--- START ---

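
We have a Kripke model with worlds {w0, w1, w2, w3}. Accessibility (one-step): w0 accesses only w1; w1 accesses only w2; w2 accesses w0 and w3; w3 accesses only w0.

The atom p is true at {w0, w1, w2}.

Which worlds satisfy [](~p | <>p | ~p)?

w0: successors {w1}; ~p | <>p | ~p there: w1:T. ✓
w1: successors {w2}; ~p | <>p | ~p there: w2:T. ✓
w2: successors {w0, w3}; ~p | <>p | ~p there: w0:T, w3:T. ✓
w3: successors {w0}; ~p | <>p | ~p there: w0:T. ✓

{w0, w1, w2, w3}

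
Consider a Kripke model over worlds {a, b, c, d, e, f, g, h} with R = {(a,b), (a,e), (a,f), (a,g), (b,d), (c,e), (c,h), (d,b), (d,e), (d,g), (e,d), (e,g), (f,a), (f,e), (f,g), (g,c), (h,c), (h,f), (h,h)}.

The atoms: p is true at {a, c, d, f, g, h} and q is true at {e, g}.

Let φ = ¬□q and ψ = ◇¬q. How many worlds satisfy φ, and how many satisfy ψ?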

--- END ---

Transcribe every line of the data, exactly as it stands.

§ Task output:
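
We have a Kripke model with worlds {w0, w1, w2, w3}. Accessibility (one-step): w0 accesses only w1; w1 accesses only w2; w2 accesses w0 and w3; w3 accesses only w0.

The atom p is true at {w0, w1, w2}.

Which worlds satisfy [](~p | <>p | ~p)?

w0: successors {w1}; ~p | <>p | ~p there: w1:T. ✓
w1: successors {w2}; ~p | <>p | ~p there: w2:T. ✓
w2: successors {w0, w3}; ~p | <>p | ~p there: w0:T, w3:T. ✓
w3: successors {w0}; ~p | <>p | ~p there: w0:T. ✓

{w0, w1, w2, w3}

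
Consider a Kripke model over worlds {a, b, c, d, e, f, g, h} with R = {(a,b), (a,e), (a,f), (a,g), (b,d), (c,e), (c,h), (d,b), (d,e), (d,g), (e,d), (e,g), (f,a), (f,e), (f,g), (g,c), (h,c), (h,f), (h,h)}.

The atoms: p is true at {a, c, d, f, g, h} and q is true at {e, g}.

Let φ = ¬□q and ψ = ◇¬q. How many worlds satisfy φ, and how many satisfy ψ?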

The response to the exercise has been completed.